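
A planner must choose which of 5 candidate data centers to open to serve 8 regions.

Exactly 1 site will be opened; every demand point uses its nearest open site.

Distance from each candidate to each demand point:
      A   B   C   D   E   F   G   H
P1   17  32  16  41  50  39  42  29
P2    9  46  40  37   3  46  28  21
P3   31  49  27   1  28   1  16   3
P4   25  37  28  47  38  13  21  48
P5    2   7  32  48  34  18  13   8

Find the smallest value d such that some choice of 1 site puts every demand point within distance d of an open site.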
* * *
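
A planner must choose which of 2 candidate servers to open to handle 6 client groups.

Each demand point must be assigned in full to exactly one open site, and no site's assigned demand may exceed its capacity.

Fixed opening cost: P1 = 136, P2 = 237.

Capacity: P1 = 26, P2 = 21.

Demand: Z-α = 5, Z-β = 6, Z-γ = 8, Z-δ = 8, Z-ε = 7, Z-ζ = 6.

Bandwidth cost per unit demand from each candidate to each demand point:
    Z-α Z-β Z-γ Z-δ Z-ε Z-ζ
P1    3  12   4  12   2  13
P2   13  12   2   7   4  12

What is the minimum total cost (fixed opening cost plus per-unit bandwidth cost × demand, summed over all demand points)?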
--
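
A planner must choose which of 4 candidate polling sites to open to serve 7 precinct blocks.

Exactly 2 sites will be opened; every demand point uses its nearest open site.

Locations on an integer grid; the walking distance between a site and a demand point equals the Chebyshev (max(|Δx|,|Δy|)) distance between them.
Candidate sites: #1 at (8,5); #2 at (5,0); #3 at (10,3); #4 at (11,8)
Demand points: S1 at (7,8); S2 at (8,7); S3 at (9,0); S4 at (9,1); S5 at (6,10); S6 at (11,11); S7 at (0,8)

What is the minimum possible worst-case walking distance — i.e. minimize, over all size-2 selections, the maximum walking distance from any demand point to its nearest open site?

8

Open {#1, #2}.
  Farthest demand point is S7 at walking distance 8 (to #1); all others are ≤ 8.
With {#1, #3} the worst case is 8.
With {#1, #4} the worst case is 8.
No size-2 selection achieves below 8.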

Assignment:
Everything in the material above from the line that has "Exactly 1 site" through the line that has "Find the smallest" must be duplicated exactly, with no other lines given.

Solution for this problem:
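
Exactly 1 site will be opened; every demand point uses its nearest open site.

Distance from each candidate to each demand point:
      A   B   C   D   E   F   G   H
P1   17  32  16  41  50  39  42  29
P2    9  46  40  37   3  46  28  21
P3   31  49  27   1  28   1  16   3
P4   25  37  28  47  38  13  21  48
P5    2   7  32  48  34  18  13   8

Find the smallest value d such that some choice of 1 site puts every demand point within distance d of an open site.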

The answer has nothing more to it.